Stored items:
○ ○ ○ ○
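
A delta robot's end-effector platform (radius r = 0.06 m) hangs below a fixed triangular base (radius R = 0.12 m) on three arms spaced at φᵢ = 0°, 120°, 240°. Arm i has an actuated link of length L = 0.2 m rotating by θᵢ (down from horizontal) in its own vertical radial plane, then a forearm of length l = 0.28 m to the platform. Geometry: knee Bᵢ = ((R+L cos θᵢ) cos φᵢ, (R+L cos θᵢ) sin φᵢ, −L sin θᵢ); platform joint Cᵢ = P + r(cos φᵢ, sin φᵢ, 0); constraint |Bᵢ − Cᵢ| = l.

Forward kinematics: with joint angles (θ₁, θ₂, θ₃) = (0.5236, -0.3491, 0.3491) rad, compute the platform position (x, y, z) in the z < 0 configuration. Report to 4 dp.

arm 1 at φ=0.0°: (R−r)+L cos θ1 = 0.2332;  centre 1 = (0.2332, 0.0000, -0.1000)
centre 2 = (0.2479·cos120.0°, 0.2479·sin120.0°, 0.0684) = (-0.1240, 0.2147, 0.0684)
φ3=240.0°: virtual centre (-0.1240, -0.2147, -0.0684), radius l
eliminate P² terms by subtracting sphere 1 from 2 and 3
[-0.7143 0.4294 0.3368]·P = 0.0018;  [-0.7143 -0.4294 0.0632]·P = 0.0018
Cramer: x(z) = -0.0025+0.2800z;  y(z) = 0.0000-0.3186z
sphere 1 gives Az²+Bz+C=0 with A=1.1799, B=0.0680, C=-0.0129;  B²−4AC=0.0653;  roots -0.1371, 0.0795;  negative root z = -0.1371
x = -0.0409, y = 0.0437

(-0.0409, 0.0437, -0.1371)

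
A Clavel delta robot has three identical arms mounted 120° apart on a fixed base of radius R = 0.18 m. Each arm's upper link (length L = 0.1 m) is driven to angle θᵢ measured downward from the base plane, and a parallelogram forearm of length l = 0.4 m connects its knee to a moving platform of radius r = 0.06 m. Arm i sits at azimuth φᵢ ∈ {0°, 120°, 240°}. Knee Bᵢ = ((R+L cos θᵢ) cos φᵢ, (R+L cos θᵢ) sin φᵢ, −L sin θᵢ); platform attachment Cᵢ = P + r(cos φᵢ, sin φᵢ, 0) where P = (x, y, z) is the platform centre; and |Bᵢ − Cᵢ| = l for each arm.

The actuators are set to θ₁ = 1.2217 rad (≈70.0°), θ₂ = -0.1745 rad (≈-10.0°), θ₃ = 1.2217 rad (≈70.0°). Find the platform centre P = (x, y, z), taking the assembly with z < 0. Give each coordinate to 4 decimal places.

arm 1 at φ=0.0°: e+L cos θ1 = 0.1542;  O1 = (0.1542, 0.0000, -0.0940)
φ2=120.0°: virtual centre (-0.1092, 0.1892, 0.0174), radius l
φ3=240.0°: virtual centre (-0.0771, -0.1335, -0.0940), radius l
subtract pairs → two planes through P
[-0.5269 0.3784 0.2227]·P = 0.0154;  [-0.4626 -0.2671 0.0000]·P = 0.0000
Cramer: x(z) = -0.0130+0.1883z;  y(z) = 0.0226-0.3262z
quadratic in z: (1.1419)z²+(0.1102)z+(-0.1227)=0, √Δ=0.7566 → z ∈ {-0.3796, 0.2831}; z = -0.3796 (taking z<0)
x = -0.0845, y = 0.1464

(-0.0845, 0.1464, -0.3796)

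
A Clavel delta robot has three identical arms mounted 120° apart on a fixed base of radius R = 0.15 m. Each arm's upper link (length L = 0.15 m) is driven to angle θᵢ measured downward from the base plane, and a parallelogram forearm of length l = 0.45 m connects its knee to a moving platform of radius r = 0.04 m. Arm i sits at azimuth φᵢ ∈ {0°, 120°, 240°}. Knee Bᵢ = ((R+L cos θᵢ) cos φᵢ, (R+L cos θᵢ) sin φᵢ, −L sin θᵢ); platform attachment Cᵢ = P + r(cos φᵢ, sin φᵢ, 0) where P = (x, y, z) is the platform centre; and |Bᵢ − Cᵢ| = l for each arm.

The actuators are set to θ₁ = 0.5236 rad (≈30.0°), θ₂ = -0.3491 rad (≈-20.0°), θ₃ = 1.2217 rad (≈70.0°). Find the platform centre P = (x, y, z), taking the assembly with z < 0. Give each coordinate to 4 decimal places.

(0.0037, 0.2324, -0.3795)

arm 1 at φ=0.0°: ρ1 = 0.2399;  centre 1 = (0.2399, 0.0000, -0.0750)
arm 2 at φ=120.0°: ρ2 = 0.2510;  centre 2 = (-0.1255, 0.2173, 0.0513)
centre 3 = (0.1613·cos240.0°, 0.1613·sin240.0°, -0.1410) = (-0.0807, -0.1397, -0.1410)
subtract pairs → two planes through P
plane₁₂: -0.7308x+0.4347y+0.2526z = 0.0024
Cramer: x(z) = 0.0142+0.0274z;  y(z) = 0.0294-0.5351z
quadratic in z: (1.2870)z²+(0.1062)z+(-0.1451)=0, √Δ=0.8706 → z ∈ {-0.3795, 0.2970}; z = -0.3795 (taking z<0)
x = 0.0037, y = 0.2324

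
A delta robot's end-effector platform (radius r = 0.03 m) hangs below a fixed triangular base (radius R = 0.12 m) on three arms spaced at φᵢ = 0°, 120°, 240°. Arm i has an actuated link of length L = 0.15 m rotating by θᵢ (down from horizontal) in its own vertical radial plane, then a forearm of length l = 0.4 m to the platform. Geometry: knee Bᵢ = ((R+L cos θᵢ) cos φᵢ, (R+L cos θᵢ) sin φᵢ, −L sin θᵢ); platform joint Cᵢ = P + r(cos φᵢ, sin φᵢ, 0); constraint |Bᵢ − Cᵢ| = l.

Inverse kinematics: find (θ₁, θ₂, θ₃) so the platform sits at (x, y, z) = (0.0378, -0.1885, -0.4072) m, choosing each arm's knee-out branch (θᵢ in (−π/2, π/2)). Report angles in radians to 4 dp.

rotate P by −φ1: (0.0378, -0.1885, -0.4072)
  A cos θ + B sin θ = C:  0.0522·cos θ + -0.4072·sin θ = -0.2219
  γ=atan2(-0.4072,0.0522)=-1.4433;  ψ=arccos(-0.5405)=2.1418;  θ1=γ+ψ≈0.6985
φ2=120.0° → target in arm frame (-0.1821, 0.0615)
  e−x'=0.2721;  (l²−L²−(e−x')²−y'²−z²)/2L = -0.3539
  γ=atan2(-0.4072,0.2721)=-0.9816;  ψ=arccos(-0.7225)=2.3782;  θ2=γ+ψ≈1.3966
φ3=240.0° → target in arm frame (0.1443, 0.1270)
  e−x'=-0.0543;  (l²−L²−(e−x')²−y'²−z²)/2L = -0.1580
  γ=atan2(-0.4072,-0.0543)=-1.7035;  ψ=arccos(-0.3845)=1.9655;  θ3=γ+ψ≈0.2620

θ₁ = 0.6985, θ₂ = 1.3966, θ₃ = 0.2620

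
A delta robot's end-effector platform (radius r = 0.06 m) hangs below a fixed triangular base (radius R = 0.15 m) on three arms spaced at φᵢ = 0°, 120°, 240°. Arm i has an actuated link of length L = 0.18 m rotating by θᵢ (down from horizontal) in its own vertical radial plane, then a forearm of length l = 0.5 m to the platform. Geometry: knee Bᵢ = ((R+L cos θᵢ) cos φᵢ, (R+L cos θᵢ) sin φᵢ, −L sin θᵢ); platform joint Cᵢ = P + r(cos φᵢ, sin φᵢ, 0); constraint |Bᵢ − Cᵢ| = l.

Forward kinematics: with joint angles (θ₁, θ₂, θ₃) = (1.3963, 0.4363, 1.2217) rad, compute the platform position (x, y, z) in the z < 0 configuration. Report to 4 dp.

centre 1 = (0.1213·cos0.0°, 0.1213·sin0.0°, -0.1773) = (0.1213, 0.0000, -0.1773)
φ2=120.0°: virtual centre (-0.1266, 0.2192, -0.0761), radius l
φ3=240.0°: virtual centre (-0.0758, -0.1313, -0.1691), radius l
eliminate P² terms by subtracting sphere 1 from 2 and 3
linear system: -0.4956x+0.4384y = 0.0237−0.2024z; -0.3941x+-0.2625y = 0.0055−0.0162z
Cramer: x(z) = -0.0285+0.1989z;  y(z) = 0.0220-0.2367z
sphere 1 gives Az²+Bz+C=0 with A=1.0956, B=0.2846, C=-0.1957;  B²−4AC=0.9385;  roots -0.5720, 0.3122;  negative root z = -0.5720
x = -0.1423, y = 0.1574

(-0.1423, 0.1574, -0.5720)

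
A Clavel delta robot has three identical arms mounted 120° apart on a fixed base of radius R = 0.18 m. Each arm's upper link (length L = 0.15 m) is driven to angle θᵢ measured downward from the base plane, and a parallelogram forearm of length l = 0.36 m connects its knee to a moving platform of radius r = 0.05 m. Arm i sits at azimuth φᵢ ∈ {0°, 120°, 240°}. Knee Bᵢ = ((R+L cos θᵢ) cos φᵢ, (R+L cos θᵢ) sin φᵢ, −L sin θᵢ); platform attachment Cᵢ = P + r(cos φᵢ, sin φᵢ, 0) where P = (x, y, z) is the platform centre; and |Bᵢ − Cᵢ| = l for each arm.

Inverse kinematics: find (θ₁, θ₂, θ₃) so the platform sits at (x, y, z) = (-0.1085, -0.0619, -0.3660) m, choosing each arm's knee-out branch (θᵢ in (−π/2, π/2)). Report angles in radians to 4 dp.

rotate P by −φ1: (-0.1085, -0.0619, -0.3660)
  A cos θ + B sin θ = C:  0.2385·cos θ + -0.3660·sin θ = -0.2919
  √(A²+B²)=0.4369;  θ1 = -0.9933+2.3026 ≈ 1.3093
rotate P by −φ2: (0.0006, 0.1249, -0.3660)
  A cos θ + B sin θ = C:  0.1294·cos θ + -0.3660·sin θ = -0.1973
  θ2 = atan2(B,A) + arccos(C/0.3882) = 0.8729
φ3=240.0° → target in arm frame (0.1079, -0.0630)
  A cos θ + B sin θ = C:  0.0221·cos θ + -0.3660·sin θ = -0.1044
  √(A²+B²)=0.3667;  θ3 = -1.5104+1.8595 ≈ 0.3491

θ₁ = 1.3093, θ₂ = 0.8729, θ₃ = 0.3491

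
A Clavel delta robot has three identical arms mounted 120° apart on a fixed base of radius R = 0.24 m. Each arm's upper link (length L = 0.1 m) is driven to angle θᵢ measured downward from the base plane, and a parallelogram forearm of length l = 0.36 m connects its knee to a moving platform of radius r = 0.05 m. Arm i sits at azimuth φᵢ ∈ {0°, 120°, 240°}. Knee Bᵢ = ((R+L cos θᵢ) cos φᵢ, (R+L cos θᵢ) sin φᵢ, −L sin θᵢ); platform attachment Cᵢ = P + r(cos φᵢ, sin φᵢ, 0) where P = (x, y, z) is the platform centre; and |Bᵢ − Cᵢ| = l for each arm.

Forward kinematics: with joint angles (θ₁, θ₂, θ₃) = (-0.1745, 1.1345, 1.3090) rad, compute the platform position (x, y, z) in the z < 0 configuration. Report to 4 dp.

φ1=0.0°: virtual centre (0.2885, 0.0000, 0.0174), radius l
O2 = (0.2323·cos120.0°, 0.2323·sin120.0°, -0.0906) = (-0.1161, 0.2011, -0.0906)
arm 3 at φ=240.0°: e+L cos θ3 = 0.2159;  O3 = (-0.1079, -0.1870, -0.0966)
eliminate P² terms by subtracting sphere 1 from 2 and 3
plane₁₂: -0.8092x+0.4023y+-0.2160z = -0.0214
det = 0.6215;  x = 0.0307+-0.2775z,  y = 0.0087+-0.0212z
sphere 1 gives Az²+Bz+C=0 with A=1.0774, B=0.1079, C=-0.0628;  B²−4AC=0.2822;  roots -0.2966, 0.1964;  negative root z = -0.2966
x = 0.1130, y = 0.0150

(0.1130, 0.0150, -0.2966)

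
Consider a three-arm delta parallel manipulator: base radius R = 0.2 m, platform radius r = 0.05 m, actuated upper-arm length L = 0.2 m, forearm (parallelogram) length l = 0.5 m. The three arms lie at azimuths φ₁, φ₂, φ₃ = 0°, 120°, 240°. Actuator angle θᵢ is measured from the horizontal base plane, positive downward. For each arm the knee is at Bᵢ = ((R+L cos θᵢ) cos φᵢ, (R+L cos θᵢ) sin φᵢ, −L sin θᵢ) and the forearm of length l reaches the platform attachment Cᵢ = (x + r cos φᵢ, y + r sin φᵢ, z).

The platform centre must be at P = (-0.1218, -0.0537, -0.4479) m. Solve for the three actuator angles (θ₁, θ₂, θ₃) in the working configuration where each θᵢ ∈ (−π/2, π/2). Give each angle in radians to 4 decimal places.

θ₁ = 0.8727, θ₂ = 0.4361, θ₃ = 0.0871

arm 1 (φ=0.0°): x'=-0.1218, y'=-0.0537
  A=0.2718, B=-0.4479, C=(l²−L²−A²−y'²−z²)/(2L)=-0.1684
  γ=atan2(-0.4479,0.2718)=-1.0254;  ψ=arccos(-0.3215)=1.8981;  θ1=γ+ψ≈0.8727
φ2=120.0° → target in arm frame (0.0144, 0.1323)
  A=0.1356, B=-0.4479, C=(l²−L²−A²−y'²−z²)/(2L)=-0.0663
  θ2 = atan2(B,A) + arccos(C/0.4680) = 0.4361
arm 3 (φ=240.0°): x'=0.1074, y'=-0.0786
  A=0.0426, B=-0.4479, C=(l²−L²−A²−y'²−z²)/(2L)=0.0035
  γ=atan2(-0.4479,0.0426)=-1.4760;  ψ=arccos(0.0077)=1.5631;  θ3=γ+ψ≈0.0871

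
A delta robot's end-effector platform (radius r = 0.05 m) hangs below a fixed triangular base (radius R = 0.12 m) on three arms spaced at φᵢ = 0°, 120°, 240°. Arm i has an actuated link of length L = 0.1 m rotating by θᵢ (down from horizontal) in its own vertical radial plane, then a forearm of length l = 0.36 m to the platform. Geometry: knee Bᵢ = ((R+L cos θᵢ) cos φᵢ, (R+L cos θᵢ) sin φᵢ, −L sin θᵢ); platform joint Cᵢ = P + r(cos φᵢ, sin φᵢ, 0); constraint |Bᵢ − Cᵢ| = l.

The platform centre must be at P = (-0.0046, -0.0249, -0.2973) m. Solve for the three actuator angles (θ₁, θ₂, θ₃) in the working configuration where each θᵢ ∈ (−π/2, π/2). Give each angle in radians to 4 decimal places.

θ₁ = -0.1747, θ₂ = -0.0874, θ₃ = -0.3492

φ1=0.0° → target in arm frame (-0.0046, -0.0249)
  e−x'=0.0746;  (l²−L²−(e−x')²−y'²−z²)/2L = 0.1251
  √(A²+B²)=0.3065;  θ1 = -1.3249+1.1503 ≈ -0.1747
arm 2 (φ=120.0°): x'=-0.0193, y'=0.0164
  A cos θ + B sin θ = C:  0.0893·cos θ + -0.2973·sin θ = 0.1149
  √(A²+B²)=0.3104;  θ2 = -1.2791+1.1917 ≈ -0.0874
arm 3 (φ=240.0°): x'=0.0239, y'=0.0085
  A=0.0461, B=-0.2973, C=(l²−L²−A²−y'²−z²)/(2L)=0.1451
  θ3 = atan2(B,A) + arccos(C/0.3009) = -0.3492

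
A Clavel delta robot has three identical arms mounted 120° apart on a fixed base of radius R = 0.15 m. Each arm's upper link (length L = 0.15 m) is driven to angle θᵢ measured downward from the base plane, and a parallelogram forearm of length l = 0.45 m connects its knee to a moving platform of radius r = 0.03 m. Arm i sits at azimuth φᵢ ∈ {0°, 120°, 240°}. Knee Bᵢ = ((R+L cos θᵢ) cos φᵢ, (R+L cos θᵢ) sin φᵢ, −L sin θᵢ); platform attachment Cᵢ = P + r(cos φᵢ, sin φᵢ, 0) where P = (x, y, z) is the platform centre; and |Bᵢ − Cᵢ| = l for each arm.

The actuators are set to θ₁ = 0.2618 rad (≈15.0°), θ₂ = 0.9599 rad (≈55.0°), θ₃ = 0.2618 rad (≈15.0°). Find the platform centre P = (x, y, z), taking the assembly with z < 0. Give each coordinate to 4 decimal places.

φ1=0.0°: virtual centre (0.2649, 0.0000, -0.0388), radius l
φ2=120.0°: virtual centre (-0.1030, 0.1784, -0.1229), radius l
O3 = (0.2649·cos240.0°, 0.2649·sin240.0°, -0.0388) = (-0.1324, -0.2294, -0.0388)
eliminate P² terms by subtracting sphere 1 from 2 and 3
linear system: -0.7358x+0.3569y = -0.0141−-0.1681z; -0.7947x+-0.4588y = 0.0000−0.0000z
det = 0.6212;  x = 0.0104+-0.1242z,  y = -0.0181+0.2150z
into |P−O₁|² = l²: 1.0617z² + 0.1331z + -0.1359 = 0;  Δ = 0.5949;  z = -0.4259 or 0.3006 → z<0 root = -0.4259
x = 0.0633, y = -0.1097

(0.0633, -0.1097, -0.4259)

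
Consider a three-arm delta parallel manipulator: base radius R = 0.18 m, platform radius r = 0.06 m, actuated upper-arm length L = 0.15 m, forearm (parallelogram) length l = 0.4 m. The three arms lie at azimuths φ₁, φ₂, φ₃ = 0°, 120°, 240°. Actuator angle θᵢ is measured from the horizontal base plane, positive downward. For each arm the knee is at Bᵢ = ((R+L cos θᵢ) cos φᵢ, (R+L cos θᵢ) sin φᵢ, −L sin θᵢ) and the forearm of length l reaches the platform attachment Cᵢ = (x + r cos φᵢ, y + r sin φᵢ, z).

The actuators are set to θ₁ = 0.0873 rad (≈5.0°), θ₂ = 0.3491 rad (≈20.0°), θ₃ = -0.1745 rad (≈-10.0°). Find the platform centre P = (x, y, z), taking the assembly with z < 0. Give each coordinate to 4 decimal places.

(0.0016, -0.0534, -0.3053)

φ1=0.0°: virtual centre (0.2694, 0.0000, -0.0131), radius l
arm 2 at φ=120.0°: (R−r)+L cos θ2 = 0.2610;  O2 = (-0.1305, 0.2260, -0.0513)
arm 3 at φ=240.0°: (R−r)+L cos θ3 = 0.2677;  O3 = (-0.1339, -0.2319, 0.0260)
subtract pairs → two planes through P
[-0.7998 0.4520 -0.0765]·P = -0.0020;  [-0.8066 -0.4637 0.0782]·P = -0.0004
Cramer: x(z) = 0.0015-0.0001z;  y(z) = -0.0018+0.1689z
sphere 1 gives Az²+Bz+C=0 with A=1.0285, B=0.0256, C=-0.0881;  B²−4AC=0.3629;  roots -0.3053, 0.2804;  negative root z = -0.3053
x = 0.0016, y = -0.0534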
○ ○ ○ ○
> INSTRUCTIONS TO FOLLOW:
Which lines above include the string "manipulator"? Show them.

> REPLY:
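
Consider a three-arm delta parallel manipulator: base radius R = 0.2 m, platform radius r = 0.05 m, actuated upper-arm length L = 0.2 m, forearm (parallelogram) length l = 0.5 m. The three arms lie at azimuths φ₁, φ₂, φ₃ = 0°, 120°, 240°. Actuator angle θᵢ is measured from the horizontal base plane, positive downward. For each arm the knee is at Bᵢ = ((R+L cos θᵢ) cos φᵢ, (R+L cos θᵢ) sin φᵢ, −L sin θᵢ) and the forearm of length l reaches the platform attachment Cᵢ = (x + r cos φᵢ, y + r sin φᵢ, z).
Consider a three-arm delta parallel manipulator: base radius R = 0.18 m, platform radius r = 0.06 m, actuated upper-arm length L = 0.15 m, forearm (parallelogram) length l = 0.4 m. The three arms lie at azimuths φ₁, φ₂, φ₃ = 0°, 120°, 240°. Actuator angle θᵢ is measured from the horizontal base plane, positive downward. For each arm the knee is at Bᵢ = ((R+L cos θᵢ) cos φᵢ, (R+L cos θᵢ) sin φᵢ, −L sin θᵢ) and the forearm of length l reaches the platform attachment Cᵢ = (x + r cos φᵢ, y + r sin φᵢ, z).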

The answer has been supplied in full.